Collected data
= Beginning of Section =
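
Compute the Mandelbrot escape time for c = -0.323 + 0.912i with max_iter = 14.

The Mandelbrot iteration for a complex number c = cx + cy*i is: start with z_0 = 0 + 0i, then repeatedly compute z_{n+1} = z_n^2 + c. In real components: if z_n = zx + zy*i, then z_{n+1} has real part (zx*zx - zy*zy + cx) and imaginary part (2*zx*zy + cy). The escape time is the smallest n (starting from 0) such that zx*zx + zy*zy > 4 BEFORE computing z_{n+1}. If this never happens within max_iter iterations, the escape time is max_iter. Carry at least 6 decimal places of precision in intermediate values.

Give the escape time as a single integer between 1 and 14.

z_0 = 0 + 0i, c = -0.3230 + 0.9120i
Iter 1: z = -0.3230 + 0.9120i, |z|^2 = 0.9361
Iter 2: z = -1.0504 + 0.3228i, |z|^2 = 1.2076
Iter 3: z = 0.6761 + 0.2338i, |z|^2 = 0.5118
Iter 4: z = 0.0795 + 1.2281i, |z|^2 = 1.5145
Iter 5: z = -1.8249 + 1.1073i, |z|^2 = 4.5564
Escaped at iteration 5

Answer: 5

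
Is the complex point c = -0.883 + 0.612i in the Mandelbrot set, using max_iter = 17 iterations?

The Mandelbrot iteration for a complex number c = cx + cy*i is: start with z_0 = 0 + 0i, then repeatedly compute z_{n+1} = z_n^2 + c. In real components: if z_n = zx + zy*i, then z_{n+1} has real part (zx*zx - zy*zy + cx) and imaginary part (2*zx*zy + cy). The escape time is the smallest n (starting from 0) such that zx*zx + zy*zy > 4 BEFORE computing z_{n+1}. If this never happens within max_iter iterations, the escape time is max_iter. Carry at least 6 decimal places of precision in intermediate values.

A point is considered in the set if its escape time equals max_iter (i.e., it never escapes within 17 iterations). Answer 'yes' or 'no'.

z_0 = 0 + 0i, c = -0.8830 + 0.6120i
Iter 1: z = -0.8830 + 0.6120i, |z|^2 = 1.1542
Iter 2: z = -0.4779 + -0.4688i, |z|^2 = 0.4481
Iter 3: z = -0.8744 + 1.0600i, |z|^2 = 1.8883
Iter 4: z = -1.2421 + -1.2418i, |z|^2 = 3.0848
Iter 5: z = -0.8824 + 3.6968i, |z|^2 = 14.4451
Escaped at iteration 5

Answer: no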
= End of Section =
* Exercise description
One stretch of the lines above is wanted, from the line that contains "Give the escape" through the line that contains "Is the complex". Output it exactly.

* Solution to this exercise
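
Give the escape time as a single integer between 1 and 14.

z_0 = 0 + 0i, c = -0.3230 + 0.9120i
Iter 1: z = -0.3230 + 0.9120i, |z|^2 = 0.9361
Iter 2: z = -1.0504 + 0.3228i, |z|^2 = 1.2076
Iter 3: z = 0.6761 + 0.2338i, |z|^2 = 0.5118
Iter 4: z = 0.0795 + 1.2281i, |z|^2 = 1.5145
Iter 5: z = -1.8249 + 1.1073i, |z|^2 = 4.5564
Escaped at iteration 5

Answer: 5

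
Is the complex point c = -0.883 + 0.612i in the Mandelbrot set, using max_iter = 17 iterations?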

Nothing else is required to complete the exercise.